Requirement:
Restate all of the data precisely, omitting nothing.

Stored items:
"""
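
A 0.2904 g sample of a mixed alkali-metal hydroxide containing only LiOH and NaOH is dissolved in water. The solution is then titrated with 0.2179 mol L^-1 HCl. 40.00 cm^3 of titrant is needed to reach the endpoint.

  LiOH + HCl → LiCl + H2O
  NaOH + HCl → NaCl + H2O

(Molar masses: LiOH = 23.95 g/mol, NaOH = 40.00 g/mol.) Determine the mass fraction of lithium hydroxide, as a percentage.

29.93 %

n(HCl) = 0.04000 × 0.2179 = 8.716 × 10^-3 mol
Let x = n(LiOH), y = n(NaOH).
Titrant: 1x + 1y = 8.716 × 10^-3;  mass: 23.95x + 40.00y = 0.2904
Solving, x = 3.629 × 10^-3 mol, y = 5.087 × 10^-3 mol
mass of LiOH = 3.629 × 10^-3 × 23.95 = 0.08691 g
% LiOH = 0.08691 / 0.2904 × 100 = 29.93 %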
"""
Output for this task:
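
A 0.2904 g sample of a mixed alkali-metal hydroxide containing only LiOH and NaOH is dissolved in water. The solution is then titrated with 0.2179 mol L^-1 HCl. 40.00 cm^3 of titrant is needed to reach the endpoint.

  LiOH + HCl → LiCl + H2O
  NaOH + HCl → NaCl + H2O

(Molar masses: LiOH = 23.95 g/mol, NaOH = 40.00 g/mol.) Determine the mass fraction of lithium hydroxide, as a percentage.

29.93 %

n(HCl) = 0.04000 × 0.2179 = 8.716 × 10^-3 mol
Let x = n(LiOH), y = n(NaOH).
Titrant: 1x + 1y = 8.716 × 10^-3;  mass: 23.95x + 40.00y = 0.2904
Solving, x = 3.629 × 10^-3 mol, y = 5.087 × 10^-3 mol
mass of LiOH = 3.629 × 10^-3 × 23.95 = 0.08691 g
% LiOH = 0.08691 / 0.2904 × 100 = 29.93 %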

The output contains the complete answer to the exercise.